* **TASK ITEM**: Reproduce each entry below verbatim.
--------------------------------
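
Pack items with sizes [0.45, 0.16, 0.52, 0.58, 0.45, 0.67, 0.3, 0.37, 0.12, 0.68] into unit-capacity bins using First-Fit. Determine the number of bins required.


Place items sequentially using First-Fit:
  Item 0.45 -> new Bin 1
  Item 0.16 -> Bin 1 (now 0.61)
  Item 0.52 -> new Bin 2
  Item 0.58 -> new Bin 3
  Item 0.45 -> Bin 2 (now 0.97)
  Item 0.67 -> new Bin 4
  Item 0.3 -> Bin 1 (now 0.91)
  Item 0.37 -> Bin 3 (now 0.95)
  Item 0.12 -> Bin 4 (now 0.79)
  Item 0.68 -> new Bin 5
Total bins used = 5

5


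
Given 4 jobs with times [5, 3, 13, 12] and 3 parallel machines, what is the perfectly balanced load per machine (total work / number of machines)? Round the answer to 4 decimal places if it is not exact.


Total processing time = 5 + 3 + 13 + 12 = 33
Number of machines = 3
Ideal balanced load = 33 / 3 = 11.0

11.0


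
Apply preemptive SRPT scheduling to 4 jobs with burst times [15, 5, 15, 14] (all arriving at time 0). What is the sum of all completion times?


Since all jobs arrive at t=0, SRPT equals SPT ordering.
SPT order: [5, 14, 15, 15]
Completion times:
  Job 1: p=5, C=5
  Job 2: p=14, C=19
  Job 3: p=15, C=34
  Job 4: p=15, C=49
Total completion time = 5 + 19 + 34 + 49 = 107

107


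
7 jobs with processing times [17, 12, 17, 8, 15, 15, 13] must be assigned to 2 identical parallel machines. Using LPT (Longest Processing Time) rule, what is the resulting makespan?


Sort jobs in decreasing order (LPT): [17, 17, 15, 15, 13, 12, 8]
Assign each job to the least loaded machine:
  Machine 1: jobs [17, 15, 13], load = 45
  Machine 2: jobs [17, 15, 12, 8], load = 52
Makespan = max load = 52

52


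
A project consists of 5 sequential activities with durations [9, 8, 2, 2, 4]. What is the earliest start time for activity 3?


Activity 3 starts after activities 1 through 2 complete.
Predecessor durations: [9, 8]
ES = 9 + 8 = 17

17


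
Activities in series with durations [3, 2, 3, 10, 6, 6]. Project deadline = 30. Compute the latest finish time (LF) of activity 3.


LF(activity 3) = deadline - sum of successor durations
Successors: activities 4 through 6 with durations [10, 6, 6]
Sum of successor durations = 22
LF = 30 - 22 = 8

8


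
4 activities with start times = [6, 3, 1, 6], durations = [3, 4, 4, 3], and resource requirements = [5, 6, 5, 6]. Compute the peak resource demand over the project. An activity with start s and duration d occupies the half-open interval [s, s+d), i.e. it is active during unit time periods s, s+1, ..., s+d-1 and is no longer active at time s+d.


Each activity i is active on [start_i, start_i + duration_i).
Compute total resource usage per time slot:
  t=0: active resources = [], total = 0
  t=1: active resources = [5], total = 5
  t=2: active resources = [5], total = 5
  t=3: active resources = [6, 5], total = 11
  t=4: active resources = [6, 5], total = 11
  t=5: active resources = [6], total = 6
  t=6: active resources = [5, 6, 6], total = 17
  t=7: active resources = [5, 6], total = 11
  t=8: active resources = [5, 6], total = 11
Peak resource demand = 17

17


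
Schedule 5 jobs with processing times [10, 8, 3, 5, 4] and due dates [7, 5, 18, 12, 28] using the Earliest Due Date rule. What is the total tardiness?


Sort by due date (EDD order): [(8, 5), (10, 7), (5, 12), (3, 18), (4, 28)]
Compute completion times and tardiness:
  Job 1: p=8, d=5, C=8, tardiness=max(0,8-5)=3
  Job 2: p=10, d=7, C=18, tardiness=max(0,18-7)=11
  Job 3: p=5, d=12, C=23, tardiness=max(0,23-12)=11
  Job 4: p=3, d=18, C=26, tardiness=max(0,26-18)=8
  Job 5: p=4, d=28, C=30, tardiness=max(0,30-28)=2
Total tardiness = 35

35


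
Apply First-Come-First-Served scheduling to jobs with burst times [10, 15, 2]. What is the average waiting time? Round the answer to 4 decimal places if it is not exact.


FCFS order (as given): [10, 15, 2]
Waiting times:
  Job 1: wait = 0
  Job 2: wait = 10
  Job 3: wait = 25
Sum of waiting times = 35
Average waiting time = 35/3 = 11.6667

11.6667


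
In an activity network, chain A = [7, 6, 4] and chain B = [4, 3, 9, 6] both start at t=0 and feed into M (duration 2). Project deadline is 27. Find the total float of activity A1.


Forward pass: ES(A1) = sum of predecessors on chain A = 0
EF = ES + duration = 0 + 7 = 7
Backward pass: LF(M) = deadline = 27; LS(M) = 27 - 2 = 25
LF(A1) = LS(M) - sum(successors on chain A) = 25 - 10 = 15
LS = LF - duration = 15 - 7 = 8
Total float = LS - ES = 8 - 0 = 8

8


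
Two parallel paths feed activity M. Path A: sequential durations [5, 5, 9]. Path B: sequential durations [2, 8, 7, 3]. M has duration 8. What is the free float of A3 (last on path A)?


ES(A3) = sum of predecessors on chain A = 10
EF(A3) = ES + duration = 10 + 9 = 19
Successor of A3 is M. ES(M) = max(sum(A), sum(B)) = max(19, 20) = 20
Free float = ES(successor) - EF(current) = 20 - 19 = 1

1


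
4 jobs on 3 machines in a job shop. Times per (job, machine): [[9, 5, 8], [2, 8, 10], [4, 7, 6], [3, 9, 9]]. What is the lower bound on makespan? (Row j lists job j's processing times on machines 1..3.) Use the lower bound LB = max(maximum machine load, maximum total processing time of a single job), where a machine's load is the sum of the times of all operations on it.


Machine loads:
  Machine 1: 9 + 2 + 4 + 3 = 18
  Machine 2: 5 + 8 + 7 + 9 = 29
  Machine 3: 8 + 10 + 6 + 9 = 33
Max machine load = 33
Job totals:
  Job 1: 22
  Job 2: 20
  Job 3: 17
  Job 4: 21
Max job total = 22
Lower bound = max(33, 22) = 33

33


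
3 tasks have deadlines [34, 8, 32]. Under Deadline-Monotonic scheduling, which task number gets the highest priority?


Sort tasks by relative deadline (ascending):
  Task 2: deadline = 8
  Task 3: deadline = 32
  Task 1: deadline = 34
Priority order (highest first): [2, 3, 1]
Highest priority task = 2

2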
--------------------------------
* **WRITTEN RESPONSE**:
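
Pack items with sizes [0.45, 0.16, 0.52, 0.58, 0.45, 0.67, 0.3, 0.37, 0.12, 0.68] into unit-capacity bins using First-Fit. Determine the number of bins required.


Place items sequentially using First-Fit:
  Item 0.45 -> new Bin 1
  Item 0.16 -> Bin 1 (now 0.61)
  Item 0.52 -> new Bin 2
  Item 0.58 -> new Bin 3
  Item 0.45 -> Bin 2 (now 0.97)
  Item 0.67 -> new Bin 4
  Item 0.3 -> Bin 1 (now 0.91)
  Item 0.37 -> Bin 3 (now 0.95)
  Item 0.12 -> Bin 4 (now 0.79)
  Item 0.68 -> new Bin 5
Total bins used = 5

5


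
Given 4 jobs with times [5, 3, 13, 12] and 3 parallel machines, what is the perfectly balanced load per machine (total work / number of machines)? Round the answer to 4 decimal places if it is not exact.


Total processing time = 5 + 3 + 13 + 12 = 33
Number of machines = 3
Ideal balanced load = 33 / 3 = 11.0

11.0


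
Apply preemptive SRPT scheduling to 4 jobs with burst times [15, 5, 15, 14] (all arriving at time 0). What is the sum of all completion times?


Since all jobs arrive at t=0, SRPT equals SPT ordering.
SPT order: [5, 14, 15, 15]
Completion times:
  Job 1: p=5, C=5
  Job 2: p=14, C=19
  Job 3: p=15, C=34
  Job 4: p=15, C=49
Total completion time = 5 + 19 + 34 + 49 = 107

107


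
7 jobs with processing times [17, 12, 17, 8, 15, 15, 13] must be assigned to 2 identical parallel machines. Using LPT (Longest Processing Time) rule, what is the resulting makespan?


Sort jobs in decreasing order (LPT): [17, 17, 15, 15, 13, 12, 8]
Assign each job to the least loaded machine:
  Machine 1: jobs [17, 15, 13], load = 45
  Machine 2: jobs [17, 15, 12, 8], load = 52
Makespan = max load = 52

52


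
A project consists of 5 sequential activities with durations [9, 8, 2, 2, 4]. What is the earliest start time for activity 3?


Activity 3 starts after activities 1 through 2 complete.
Predecessor durations: [9, 8]
ES = 9 + 8 = 17

17


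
Activities in series with durations [3, 2, 3, 10, 6, 6]. Project deadline = 30. Compute the latest finish time (LF) of activity 3.


LF(activity 3) = deadline - sum of successor durations
Successors: activities 4 through 6 with durations [10, 6, 6]
Sum of successor durations = 22
LF = 30 - 22 = 8

8


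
4 activities with start times = [6, 3, 1, 6], durations = [3, 4, 4, 3], and resource requirements = [5, 6, 5, 6]. Compute the peak resource demand over the project. An activity with start s and duration d occupies the half-open interval [s, s+d), i.e. it is active during unit time periods s, s+1, ..., s+d-1 and is no longer active at time s+d.


Each activity i is active on [start_i, start_i + duration_i).
Compute total resource usage per time slot:
  t=0: active resources = [], total = 0
  t=1: active resources = [5], total = 5
  t=2: active resources = [5], total = 5
  t=3: active resources = [6, 5], total = 11
  t=4: active resources = [6, 5], total = 11
  t=5: active resources = [6], total = 6
  t=6: active resources = [5, 6, 6], total = 17
  t=7: active resources = [5, 6], total = 11
  t=8: active resources = [5, 6], total = 11
Peak resource demand = 17

17


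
Schedule 5 jobs with processing times [10, 8, 3, 5, 4] and due dates [7, 5, 18, 12, 28] using the Earliest Due Date rule. What is the total tardiness?


Sort by due date (EDD order): [(8, 5), (10, 7), (5, 12), (3, 18), (4, 28)]
Compute completion times and tardiness:
  Job 1: p=8, d=5, C=8, tardiness=max(0,8-5)=3
  Job 2: p=10, d=7, C=18, tardiness=max(0,18-7)=11
  Job 3: p=5, d=12, C=23, tardiness=max(0,23-12)=11
  Job 4: p=3, d=18, C=26, tardiness=max(0,26-18)=8
  Job 5: p=4, d=28, C=30, tardiness=max(0,30-28)=2
Total tardiness = 35

35


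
Apply First-Come-First-Served scheduling to jobs with burst times [10, 15, 2]. What is the average waiting time? Round the answer to 4 decimal places if it is not exact.


FCFS order (as given): [10, 15, 2]
Waiting times:
  Job 1: wait = 0
  Job 2: wait = 10
  Job 3: wait = 25
Sum of waiting times = 35
Average waiting time = 35/3 = 11.6667

11.6667


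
In an activity network, chain A = [7, 6, 4] and chain B = [4, 3, 9, 6] both start at t=0 and feed into M (duration 2). Project deadline is 27. Find the total float of activity A1.


Forward pass: ES(A1) = sum of predecessors on chain A = 0
EF = ES + duration = 0 + 7 = 7
Backward pass: LF(M) = deadline = 27; LS(M) = 27 - 2 = 25
LF(A1) = LS(M) - sum(successors on chain A) = 25 - 10 = 15
LS = LF - duration = 15 - 7 = 8
Total float = LS - ES = 8 - 0 = 8

8


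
Two parallel paths feed activity M. Path A: sequential durations [5, 5, 9]. Path B: sequential durations [2, 8, 7, 3]. M has duration 8. What is the free float of A3 (last on path A)?


ES(A3) = sum of predecessors on chain A = 10
EF(A3) = ES + duration = 10 + 9 = 19
Successor of A3 is M. ES(M) = max(sum(A), sum(B)) = max(19, 20) = 20
Free float = ES(successor) - EF(current) = 20 - 19 = 1

1


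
4 jobs on 3 machines in a job shop. Times per (job, machine): [[9, 5, 8], [2, 8, 10], [4, 7, 6], [3, 9, 9]]. What is the lower bound on makespan? (Row j lists job j's processing times on machines 1..3.) Use the lower bound LB = max(maximum machine load, maximum total processing time of a single job), where a machine's load is the sum of the times of all operations on it.


Machine loads:
  Machine 1: 9 + 2 + 4 + 3 = 18
  Machine 2: 5 + 8 + 7 + 9 = 29
  Machine 3: 8 + 10 + 6 + 9 = 33
Max machine load = 33
Job totals:
  Job 1: 22
  Job 2: 20
  Job 3: 17
  Job 4: 21
Max job total = 22
Lower bound = max(33, 22) = 33

33


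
3 tasks have deadlines [34, 8, 32]. Under Deadline-Monotonic scheduling, which task number gets the highest priority?


Sort tasks by relative deadline (ascending):
  Task 2: deadline = 8
  Task 3: deadline = 32
  Task 1: deadline = 34
Priority order (highest first): [2, 3, 1]
Highest priority task = 2

2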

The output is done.